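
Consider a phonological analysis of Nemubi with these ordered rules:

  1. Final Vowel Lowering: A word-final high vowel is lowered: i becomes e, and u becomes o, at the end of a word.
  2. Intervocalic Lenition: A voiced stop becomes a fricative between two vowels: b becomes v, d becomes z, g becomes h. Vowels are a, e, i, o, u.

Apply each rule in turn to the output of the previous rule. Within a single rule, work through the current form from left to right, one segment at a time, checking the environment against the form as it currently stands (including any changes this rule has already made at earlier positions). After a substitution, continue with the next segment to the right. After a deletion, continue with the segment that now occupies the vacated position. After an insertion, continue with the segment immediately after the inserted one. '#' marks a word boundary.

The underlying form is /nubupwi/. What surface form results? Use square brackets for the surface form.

[nuvupwe]

1 Final Vowel Lowering: [nubupwi] → [nubupwe]
2 Intervocalic Lenition: [nubupwe] → [nuvupwe]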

» What you need to do
With the line containing "2. Intervocalic Lenition: A" as the first and the last line of the data as the final one, copy every line between them exactly, those two included.

» Answer box
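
  2. Intervocalic Lenition: A voiced stop becomes a fricative between two vowels: b becomes v, d becomes z, g becomes h. Vowels are a, e, i, o, u.

Apply each rule in turn to the output of the previous rule. Within a single rule, work through the current form from left to right, one segment at a time, checking the environment against the form as it currently stands (including any changes this rule has already made at earlier positions). After a substitution, continue with the next segment to the right. After a deletion, continue with the segment that now occupies the vacated position. After an insertion, continue with the segment immediately after the inserted one. '#' marks a word boundary.

The underlying form is /nubupwi/. What surface form results? Use square brackets for the surface form.

[nuvupwe]

1 Final Vowel Lowering: [nubupwi] → [nubupwe]
2 Intervocalic Lenition: [nubupwe] → [nuvupwe]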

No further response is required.